== Requirement ==
Make an exact copy of every entry, from the first line to the last.

== Data ==
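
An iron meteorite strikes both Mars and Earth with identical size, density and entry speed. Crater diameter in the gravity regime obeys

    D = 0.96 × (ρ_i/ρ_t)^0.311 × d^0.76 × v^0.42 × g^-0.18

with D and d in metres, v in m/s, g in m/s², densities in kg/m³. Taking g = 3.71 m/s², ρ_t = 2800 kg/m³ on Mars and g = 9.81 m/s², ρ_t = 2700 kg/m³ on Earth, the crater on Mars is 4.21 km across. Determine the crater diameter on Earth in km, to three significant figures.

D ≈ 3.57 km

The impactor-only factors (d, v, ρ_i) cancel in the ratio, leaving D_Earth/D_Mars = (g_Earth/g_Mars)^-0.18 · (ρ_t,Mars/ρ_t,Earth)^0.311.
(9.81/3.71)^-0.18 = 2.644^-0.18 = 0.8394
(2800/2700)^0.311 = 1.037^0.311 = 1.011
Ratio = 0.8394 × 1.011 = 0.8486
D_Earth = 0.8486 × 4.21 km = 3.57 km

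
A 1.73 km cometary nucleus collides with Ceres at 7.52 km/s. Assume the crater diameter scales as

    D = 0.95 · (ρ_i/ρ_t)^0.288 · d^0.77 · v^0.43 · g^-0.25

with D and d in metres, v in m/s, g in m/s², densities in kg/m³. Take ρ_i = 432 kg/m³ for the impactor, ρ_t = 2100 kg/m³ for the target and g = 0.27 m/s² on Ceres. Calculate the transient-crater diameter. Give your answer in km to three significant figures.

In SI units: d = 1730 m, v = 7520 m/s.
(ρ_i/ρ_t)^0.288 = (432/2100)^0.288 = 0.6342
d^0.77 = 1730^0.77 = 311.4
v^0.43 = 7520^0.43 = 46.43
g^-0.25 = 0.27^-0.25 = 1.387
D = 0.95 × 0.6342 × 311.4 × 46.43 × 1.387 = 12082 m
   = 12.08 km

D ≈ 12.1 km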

== Response ==
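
An iron meteorite strikes both Mars and Earth with identical size, density and entry speed. Crater diameter in the gravity regime obeys

    D = 0.96 × (ρ_i/ρ_t)^0.311 × d^0.76 × v^0.42 × g^-0.18

with D and d in metres, v in m/s, g in m/s², densities in kg/m³. Taking g = 3.71 m/s², ρ_t = 2800 kg/m³ on Mars and g = 9.81 m/s², ρ_t = 2700 kg/m³ on Earth, the crater on Mars is 4.21 km across. Determine the crater diameter on Earth in km, to three significant figures.

D ≈ 3.57 km

The impactor-only factors (d, v, ρ_i) cancel in the ratio, leaving D_Earth/D_Mars = (g_Earth/g_Mars)^-0.18 · (ρ_t,Mars/ρ_t,Earth)^0.311.
(9.81/3.71)^-0.18 = 2.644^-0.18 = 0.8394
(2800/2700)^0.311 = 1.037^0.311 = 1.011
Ratio = 0.8394 × 1.011 = 0.8486
D_Earth = 0.8486 × 4.21 km = 3.57 km

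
A 1.73 km cometary nucleus collides with Ceres at 7.52 km/s. Assume the crater diameter scales as

    D = 0.95 · (ρ_i/ρ_t)^0.288 · d^0.77 · v^0.43 · g^-0.25

with D and d in metres, v in m/s, g in m/s², densities in kg/m³. Take ρ_i = 432 kg/m³ for the impactor, ρ_t = 2100 kg/m³ for the target and g = 0.27 m/s² on Ceres. Calculate the transient-crater diameter. Give your answer in km to three significant figures.

In SI units: d = 1730 m, v = 7520 m/s.
(ρ_i/ρ_t)^0.288 = (432/2100)^0.288 = 0.6342
d^0.77 = 1730^0.77 = 311.4
v^0.43 = 7520^0.43 = 46.43
g^-0.25 = 0.27^-0.25 = 1.387
D = 0.95 × 0.6342 × 311.4 × 46.43 × 1.387 = 12082 m
   = 12.08 km

D ≈ 12.1 km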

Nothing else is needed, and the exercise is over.